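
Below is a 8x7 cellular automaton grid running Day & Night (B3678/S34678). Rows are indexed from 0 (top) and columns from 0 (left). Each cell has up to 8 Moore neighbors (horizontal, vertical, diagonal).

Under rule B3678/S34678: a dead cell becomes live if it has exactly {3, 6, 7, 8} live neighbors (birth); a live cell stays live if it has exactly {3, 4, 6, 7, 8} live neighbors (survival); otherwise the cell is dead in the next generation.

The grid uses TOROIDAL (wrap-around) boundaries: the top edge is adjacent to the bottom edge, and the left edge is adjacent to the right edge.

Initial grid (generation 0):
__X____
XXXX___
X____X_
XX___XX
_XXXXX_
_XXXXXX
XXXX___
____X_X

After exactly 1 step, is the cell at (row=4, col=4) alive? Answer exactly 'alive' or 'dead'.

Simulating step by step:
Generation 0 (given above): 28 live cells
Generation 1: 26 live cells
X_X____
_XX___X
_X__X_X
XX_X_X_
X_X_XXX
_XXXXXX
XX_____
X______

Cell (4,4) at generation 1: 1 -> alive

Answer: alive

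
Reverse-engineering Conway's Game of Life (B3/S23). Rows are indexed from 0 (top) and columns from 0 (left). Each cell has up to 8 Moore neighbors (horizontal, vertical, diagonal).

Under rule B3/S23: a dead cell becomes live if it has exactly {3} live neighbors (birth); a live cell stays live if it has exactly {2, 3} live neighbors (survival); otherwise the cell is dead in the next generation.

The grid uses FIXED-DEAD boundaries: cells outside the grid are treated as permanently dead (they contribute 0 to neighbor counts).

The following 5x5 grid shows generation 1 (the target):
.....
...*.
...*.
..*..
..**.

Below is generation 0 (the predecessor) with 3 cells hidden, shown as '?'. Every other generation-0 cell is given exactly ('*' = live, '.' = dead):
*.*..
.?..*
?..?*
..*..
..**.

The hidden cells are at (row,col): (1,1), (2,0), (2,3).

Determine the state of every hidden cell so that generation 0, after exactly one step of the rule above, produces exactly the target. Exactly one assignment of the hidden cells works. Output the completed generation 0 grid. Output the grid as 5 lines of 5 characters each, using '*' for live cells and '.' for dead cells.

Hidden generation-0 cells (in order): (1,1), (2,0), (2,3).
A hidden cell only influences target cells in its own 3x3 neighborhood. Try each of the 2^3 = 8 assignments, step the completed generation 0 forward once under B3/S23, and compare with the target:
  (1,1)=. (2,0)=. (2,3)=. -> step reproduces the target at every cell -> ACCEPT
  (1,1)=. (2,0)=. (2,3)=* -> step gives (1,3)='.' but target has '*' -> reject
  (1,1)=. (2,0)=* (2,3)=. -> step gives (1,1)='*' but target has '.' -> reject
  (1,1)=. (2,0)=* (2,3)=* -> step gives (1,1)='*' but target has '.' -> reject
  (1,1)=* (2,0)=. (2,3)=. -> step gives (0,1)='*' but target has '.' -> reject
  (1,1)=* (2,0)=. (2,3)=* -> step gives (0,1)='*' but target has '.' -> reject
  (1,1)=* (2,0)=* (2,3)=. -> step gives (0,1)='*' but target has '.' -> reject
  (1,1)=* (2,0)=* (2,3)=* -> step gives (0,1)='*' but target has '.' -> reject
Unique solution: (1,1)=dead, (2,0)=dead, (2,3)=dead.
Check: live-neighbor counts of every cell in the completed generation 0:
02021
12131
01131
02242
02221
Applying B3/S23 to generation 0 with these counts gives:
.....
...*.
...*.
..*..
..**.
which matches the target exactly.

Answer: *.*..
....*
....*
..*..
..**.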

+++++

● **WHAT IS BEING ASKED**
The full set of entries, copied exactly, is the expected answer.

● **RESULT OF THIS EXERCISE**
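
Below is a 8x7 cellular automaton grid running Day & Night (B3678/S34678). Rows are indexed from 0 (top) and columns from 0 (left). Each cell has up to 8 Moore neighbors (horizontal, vertical, diagonal).

Under rule B3678/S34678: a dead cell becomes live if it has exactly {3, 6, 7, 8} live neighbors (birth); a live cell stays live if it has exactly {3, 4, 6, 7, 8} live neighbors (survival); otherwise the cell is dead in the next generation.

The grid uses TOROIDAL (wrap-around) boundaries: the top edge is adjacent to the bottom edge, and the left edge is adjacent to the right edge.

Initial grid (generation 0):
__X____
XXXX___
X____X_
XX___XX
_XXXXX_
_XXXXXX
XXXX___
____X_X

After exactly 1 step, is the cell at (row=4, col=4) alive? Answer exactly 'alive' or 'dead'.

Simulating step by step:
Generation 0 (given above): 28 live cells
Generation 1: 26 live cells
X_X____
_XX___X
_X__X_X
XX_X_X_
X_X_XXX
_XXXXXX
XX_____
X______

Cell (4,4) at generation 1: 1 -> alive

Answer: alive

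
Reverse-engineering Conway's Game of Life (B3/S23). Rows are indexed from 0 (top) and columns from 0 (left). Each cell has up to 8 Moore neighbors (horizontal, vertical, diagonal).

Under rule B3/S23: a dead cell becomes live if it has exactly {3} live neighbors (birth); a live cell stays live if it has exactly {2, 3} live neighbors (survival); otherwise the cell is dead in the next generation.

The grid uses FIXED-DEAD boundaries: cells outside the grid are treated as permanently dead (they contribute 0 to neighbor counts).

The following 5x5 grid shows generation 1 (the target):
.....
...*.
...*.
..*..
..**.

Below is generation 0 (the predecessor) with 3 cells hidden, shown as '?'. Every other generation-0 cell is given exactly ('*' = live, '.' = dead):
*.*..
.?..*
?..?*
..*..
..**.

The hidden cells are at (row,col): (1,1), (2,0), (2,3).

Determine the state of every hidden cell so that generation 0, after exactly one step of the rule above, produces exactly the target. Exactly one assignment of the hidden cells works. Output the completed generation 0 grid. Output the grid as 5 lines of 5 characters each, using '*' for live cells and '.' for dead cells.

Hidden generation-0 cells (in order): (1,1), (2,0), (2,3).
A hidden cell only influences target cells in its own 3x3 neighborhood. Try each of the 2^3 = 8 assignments, step the completed generation 0 forward once under B3/S23, and compare with the target:
  (1,1)=. (2,0)=. (2,3)=. -> step reproduces the target at every cell -> ACCEPT
  (1,1)=. (2,0)=. (2,3)=* -> step gives (1,3)='.' but target has '*' -> reject
  (1,1)=. (2,0)=* (2,3)=. -> step gives (1,1)='*' but target has '.' -> reject
  (1,1)=. (2,0)=* (2,3)=* -> step gives (1,1)='*' but target has '.' -> reject
  (1,1)=* (2,0)=. (2,3)=. -> step gives (0,1)='*' but target has '.' -> reject
  (1,1)=* (2,0)=. (2,3)=* -> step gives (0,1)='*' but target has '.' -> reject
  (1,1)=* (2,0)=* (2,3)=. -> step gives (0,1)='*' but target has '.' -> reject
  (1,1)=* (2,0)=* (2,3)=* -> step gives (0,1)='*' but target has '.' -> reject
Unique solution: (1,1)=dead, (2,0)=dead, (2,3)=dead.
Check: live-neighbor counts of every cell in the completed generation 0:
02021
12131
01131
02242
02221
Applying B3/S23 to generation 0 with these counts gives:
.....
...*.
...*.
..*..
..**.
which matches the target exactly.

Answer: *.*..
....*
....*
..*..
..**.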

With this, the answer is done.